**Description of the task:** Some of the lines below need repeating. Reproduce exactly those between the lines holding "negative, singular, active." and "voice, then tense.", inclusive.

┄┄┄┄┄┄┄┄┄┄

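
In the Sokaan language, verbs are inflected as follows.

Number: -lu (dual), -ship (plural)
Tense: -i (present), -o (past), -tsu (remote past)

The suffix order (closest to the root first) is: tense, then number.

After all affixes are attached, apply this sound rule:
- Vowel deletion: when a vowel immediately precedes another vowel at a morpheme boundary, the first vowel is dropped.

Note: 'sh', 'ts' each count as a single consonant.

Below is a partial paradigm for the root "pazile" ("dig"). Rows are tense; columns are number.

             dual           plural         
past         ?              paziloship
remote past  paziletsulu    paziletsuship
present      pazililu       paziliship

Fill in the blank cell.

pazilolu

Attach tense past -o → pazileo.
Attach number dual -lu → pazileolu.
Apply vowel deletion: pazileolu → pazilolu.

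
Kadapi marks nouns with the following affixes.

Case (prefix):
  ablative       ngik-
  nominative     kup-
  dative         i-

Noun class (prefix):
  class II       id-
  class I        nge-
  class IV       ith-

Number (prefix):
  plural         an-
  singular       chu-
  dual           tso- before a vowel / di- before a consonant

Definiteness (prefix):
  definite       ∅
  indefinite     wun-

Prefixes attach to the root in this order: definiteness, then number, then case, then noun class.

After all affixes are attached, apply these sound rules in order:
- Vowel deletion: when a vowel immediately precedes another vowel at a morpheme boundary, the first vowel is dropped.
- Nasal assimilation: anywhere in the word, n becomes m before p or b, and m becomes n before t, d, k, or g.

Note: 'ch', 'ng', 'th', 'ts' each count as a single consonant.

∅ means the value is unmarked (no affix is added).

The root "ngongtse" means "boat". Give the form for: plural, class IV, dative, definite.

ithanngongtse

definiteness = definite: zero marking, form stays ngongtse.
Attach number plural an- → anngongtse.
Attach case dative i- → ianngongtse.
Attach noun class class IV ith- → ithianngongtse.
Apply vowel deletion: ithianngongtse → ithanngongtse.
Nasal assimilation: no change.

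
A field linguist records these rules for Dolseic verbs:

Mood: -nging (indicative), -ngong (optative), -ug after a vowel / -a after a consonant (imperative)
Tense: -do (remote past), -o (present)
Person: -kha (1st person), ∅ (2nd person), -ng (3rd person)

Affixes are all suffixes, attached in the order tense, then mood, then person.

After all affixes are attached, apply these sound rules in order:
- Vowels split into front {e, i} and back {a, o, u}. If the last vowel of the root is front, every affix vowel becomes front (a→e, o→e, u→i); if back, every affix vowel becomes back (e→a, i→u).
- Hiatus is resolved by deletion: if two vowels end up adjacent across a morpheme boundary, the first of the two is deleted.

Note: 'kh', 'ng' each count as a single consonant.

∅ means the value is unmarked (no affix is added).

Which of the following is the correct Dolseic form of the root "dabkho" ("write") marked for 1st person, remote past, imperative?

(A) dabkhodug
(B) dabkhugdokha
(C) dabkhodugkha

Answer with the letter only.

Attach tense remote past -do → dabkhodo.
Attach mood imperative -ug (after vowel 'o') → dabkhodoug.
Attach person 1st person -kha → dabkhodougkha.
Vowel harmony: no change.
Apply vowel deletion: dabkhodougkha → dabkhodugkha.
So the correct form is dabkhodugkha, option (C).
(A) dabkhodug is wrong: it uses 2nd person instead of 1st person for person.
(B) dabkhugdokha is wrong: it has the affixes in the wrong order.

C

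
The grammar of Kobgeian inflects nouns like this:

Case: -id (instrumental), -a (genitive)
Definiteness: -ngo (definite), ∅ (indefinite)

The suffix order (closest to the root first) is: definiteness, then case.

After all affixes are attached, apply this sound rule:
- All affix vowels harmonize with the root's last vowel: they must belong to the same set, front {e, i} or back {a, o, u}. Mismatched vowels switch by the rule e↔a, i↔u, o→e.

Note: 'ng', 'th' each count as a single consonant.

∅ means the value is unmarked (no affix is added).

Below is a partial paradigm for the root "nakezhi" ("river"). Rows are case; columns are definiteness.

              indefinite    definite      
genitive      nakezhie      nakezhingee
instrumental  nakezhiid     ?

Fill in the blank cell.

nakezhingeid

Attach definiteness definite -ngo → nakezhingo.
Attach case instrumental -id → nakezhingoid.
Apply vowel harmony: nakezhingoid → nakezhingeid.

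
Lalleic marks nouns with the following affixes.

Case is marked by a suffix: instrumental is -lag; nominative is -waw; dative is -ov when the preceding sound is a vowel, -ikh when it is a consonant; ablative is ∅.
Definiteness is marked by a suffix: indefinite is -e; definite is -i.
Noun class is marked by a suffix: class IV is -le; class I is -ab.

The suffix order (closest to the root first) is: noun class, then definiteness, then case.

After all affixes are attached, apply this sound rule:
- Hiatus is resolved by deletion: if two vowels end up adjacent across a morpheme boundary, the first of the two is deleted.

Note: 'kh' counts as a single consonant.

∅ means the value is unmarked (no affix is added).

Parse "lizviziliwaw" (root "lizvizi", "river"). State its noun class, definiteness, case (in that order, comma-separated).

Segment: lizvizi-le-i-waw.
noun class: -le → class IV.
definiteness: -i → definite.
case: -waw → nominative.

class IV, definite, nominative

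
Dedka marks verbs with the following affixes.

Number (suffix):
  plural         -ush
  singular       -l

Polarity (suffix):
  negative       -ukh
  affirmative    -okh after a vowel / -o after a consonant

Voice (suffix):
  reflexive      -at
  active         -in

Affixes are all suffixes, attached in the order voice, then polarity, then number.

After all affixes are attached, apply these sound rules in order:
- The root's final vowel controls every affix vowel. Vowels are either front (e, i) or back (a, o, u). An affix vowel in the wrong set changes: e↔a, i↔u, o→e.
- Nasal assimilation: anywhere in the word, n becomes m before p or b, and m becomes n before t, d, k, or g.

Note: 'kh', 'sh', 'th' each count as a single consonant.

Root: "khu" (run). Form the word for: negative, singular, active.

Attach voice active -in → khuin.
Attach polarity negative -ukh → khuinukh.
Attach number singular -l → khuinukhl.
Apply vowel harmony: khuinukhl → khuunukhl.
Nasal assimilation: no change.

khuunukhl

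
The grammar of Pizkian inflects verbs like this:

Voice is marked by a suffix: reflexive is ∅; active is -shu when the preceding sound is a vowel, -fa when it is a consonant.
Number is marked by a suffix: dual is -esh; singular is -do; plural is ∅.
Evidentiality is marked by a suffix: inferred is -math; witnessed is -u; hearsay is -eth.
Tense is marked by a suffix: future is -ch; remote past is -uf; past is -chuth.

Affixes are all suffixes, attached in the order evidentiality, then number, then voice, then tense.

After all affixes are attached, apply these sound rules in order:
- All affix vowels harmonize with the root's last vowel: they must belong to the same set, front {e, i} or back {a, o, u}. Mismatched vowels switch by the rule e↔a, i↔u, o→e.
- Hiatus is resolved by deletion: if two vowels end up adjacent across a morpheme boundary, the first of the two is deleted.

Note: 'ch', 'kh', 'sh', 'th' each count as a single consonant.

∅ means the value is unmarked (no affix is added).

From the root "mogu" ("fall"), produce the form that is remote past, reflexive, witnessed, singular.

moguduf

Attach evidentiality witnessed -u → moguu.
Attach number singular -do → moguudo.
voice = reflexive: zero marking, form stays moguudo.
Attach tense remote past -uf → moguudouf.
Vowel harmony: no change.
Apply vowel deletion: moguudouf → moguduf.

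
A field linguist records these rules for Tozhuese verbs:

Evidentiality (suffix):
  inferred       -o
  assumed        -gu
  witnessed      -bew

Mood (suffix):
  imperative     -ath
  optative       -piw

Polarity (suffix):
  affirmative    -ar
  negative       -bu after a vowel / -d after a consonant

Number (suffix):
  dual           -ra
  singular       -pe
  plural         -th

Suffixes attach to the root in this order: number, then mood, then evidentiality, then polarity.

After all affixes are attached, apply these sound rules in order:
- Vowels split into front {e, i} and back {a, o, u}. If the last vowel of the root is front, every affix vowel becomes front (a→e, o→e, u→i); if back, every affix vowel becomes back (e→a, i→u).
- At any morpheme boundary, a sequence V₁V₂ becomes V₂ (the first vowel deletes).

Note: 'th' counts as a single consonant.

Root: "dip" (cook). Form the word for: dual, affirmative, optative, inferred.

Attach number dual -ra → dipra.
Attach mood optative -piw → diprapiw.
Attach evidentiality inferred -o → diprapiwo.
Attach polarity affirmative -ar → diprapiwoar.
Apply vowel harmony: diprapiwoar → diprepiweer.
Apply vowel deletion: diprepiweer → diprepiwer.

diprepiwer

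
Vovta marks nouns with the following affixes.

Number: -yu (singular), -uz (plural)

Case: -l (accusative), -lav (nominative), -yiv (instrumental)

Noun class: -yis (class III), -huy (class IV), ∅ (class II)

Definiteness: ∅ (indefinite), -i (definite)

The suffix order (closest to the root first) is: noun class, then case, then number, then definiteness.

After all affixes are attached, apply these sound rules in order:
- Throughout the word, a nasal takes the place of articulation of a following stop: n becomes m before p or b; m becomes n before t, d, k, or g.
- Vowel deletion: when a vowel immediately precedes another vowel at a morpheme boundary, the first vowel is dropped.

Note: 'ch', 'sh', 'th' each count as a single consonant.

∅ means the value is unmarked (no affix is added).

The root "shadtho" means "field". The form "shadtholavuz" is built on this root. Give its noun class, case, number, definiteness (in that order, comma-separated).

Segment: shadtho-lav-uz.
noun class: ∅ → class II.
case: -lav → nominative.
number: -uz → plural.
definiteness: ∅ → indefinite.

class II, nominative, plural, indefinite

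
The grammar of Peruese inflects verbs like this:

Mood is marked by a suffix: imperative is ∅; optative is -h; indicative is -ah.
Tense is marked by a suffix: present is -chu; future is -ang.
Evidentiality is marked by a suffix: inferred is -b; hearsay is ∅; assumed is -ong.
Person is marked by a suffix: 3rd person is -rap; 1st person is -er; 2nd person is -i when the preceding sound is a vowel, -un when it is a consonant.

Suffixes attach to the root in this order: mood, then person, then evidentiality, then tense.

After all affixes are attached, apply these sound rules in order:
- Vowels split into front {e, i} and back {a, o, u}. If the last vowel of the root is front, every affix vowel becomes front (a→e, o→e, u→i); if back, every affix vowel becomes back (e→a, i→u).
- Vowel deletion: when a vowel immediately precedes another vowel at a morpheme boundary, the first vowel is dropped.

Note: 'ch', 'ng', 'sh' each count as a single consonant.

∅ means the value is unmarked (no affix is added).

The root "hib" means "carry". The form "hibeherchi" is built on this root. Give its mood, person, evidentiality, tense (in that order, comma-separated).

indicative, 1st person, hearsay, present

Segment: hib-ah-er-chu.
mood: -ah → indicative.
person: -er → 1st person.
evidentiality: ∅ → hearsay.
tense: -chu → present.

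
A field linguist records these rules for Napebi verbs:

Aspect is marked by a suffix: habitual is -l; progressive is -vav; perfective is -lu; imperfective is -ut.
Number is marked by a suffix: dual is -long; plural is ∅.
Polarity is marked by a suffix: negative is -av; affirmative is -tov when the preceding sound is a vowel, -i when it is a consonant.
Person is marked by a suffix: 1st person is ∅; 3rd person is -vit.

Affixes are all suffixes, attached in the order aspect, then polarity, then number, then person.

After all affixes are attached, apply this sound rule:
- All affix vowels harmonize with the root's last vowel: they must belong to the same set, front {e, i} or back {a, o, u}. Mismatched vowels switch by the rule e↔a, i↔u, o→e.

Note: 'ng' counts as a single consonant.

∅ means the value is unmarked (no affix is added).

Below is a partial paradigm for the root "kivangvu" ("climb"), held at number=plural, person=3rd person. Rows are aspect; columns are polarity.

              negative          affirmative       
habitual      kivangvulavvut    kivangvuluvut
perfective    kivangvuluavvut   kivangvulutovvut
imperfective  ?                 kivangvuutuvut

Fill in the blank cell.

kivangvuutavvut

Attach aspect imperfective -ut → kivangvuut.
Attach polarity negative -av → kivangvuutav.
number = plural: zero marking, form stays kivangvuutav.
Attach person 3rd person -vit → kivangvuutavvit.
Apply vowel harmony: kivangvuutavvit → kivangvuutavvut.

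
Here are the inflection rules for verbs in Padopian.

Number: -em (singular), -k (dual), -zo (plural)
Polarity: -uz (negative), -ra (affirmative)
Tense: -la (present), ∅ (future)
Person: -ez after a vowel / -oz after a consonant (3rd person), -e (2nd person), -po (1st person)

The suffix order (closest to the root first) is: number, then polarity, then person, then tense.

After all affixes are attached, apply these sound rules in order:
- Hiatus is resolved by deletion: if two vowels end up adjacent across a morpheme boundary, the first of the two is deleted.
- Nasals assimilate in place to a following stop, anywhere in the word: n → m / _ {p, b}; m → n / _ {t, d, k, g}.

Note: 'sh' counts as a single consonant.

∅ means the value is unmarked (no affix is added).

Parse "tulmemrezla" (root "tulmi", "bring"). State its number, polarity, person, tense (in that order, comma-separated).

singular, affirmative, 3rd person, present

Segment: tulmi-em-ra-ez-la.
number: -em → singular.
polarity: -ra → affirmative.
person: -ez/oz → 3rd person.
tense: -la → present.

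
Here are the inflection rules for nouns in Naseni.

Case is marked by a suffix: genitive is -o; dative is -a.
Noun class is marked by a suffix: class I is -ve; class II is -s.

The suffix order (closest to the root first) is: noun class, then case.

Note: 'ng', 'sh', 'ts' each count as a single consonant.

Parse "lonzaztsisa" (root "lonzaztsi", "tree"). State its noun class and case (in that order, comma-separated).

class II, dative

Segment: lonzaztsi-s-a.
noun class: -s → class II.
case: -a → dative.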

┄┄┄┄┄┄┄┄┄┄

**Answer box:**
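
Root: "khu" (run). Form the word for: negative, singular, active.

Attach voice active -in → khuin.
Attach polarity negative -ukh → khuinukh.
Attach number singular -l → khuinukhl.
Apply vowel harmony: khuinukhl → khuunukhl.
Nasal assimilation: no change.

khuunukhl

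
The grammar of Pizkian inflects verbs like this:

Voice is marked by a suffix: reflexive is ∅; active is -shu when the preceding sound is a vowel, -fa when it is a consonant.
Number is marked by a suffix: dual is -esh; singular is -do; plural is ∅.
Evidentiality is marked by a suffix: inferred is -math; witnessed is -u; hearsay is -eth.
Tense is marked by a suffix: future is -ch; remote past is -uf; past is -chuth.

Affixes are all suffixes, attached in the order evidentiality, then number, then voice, then tense.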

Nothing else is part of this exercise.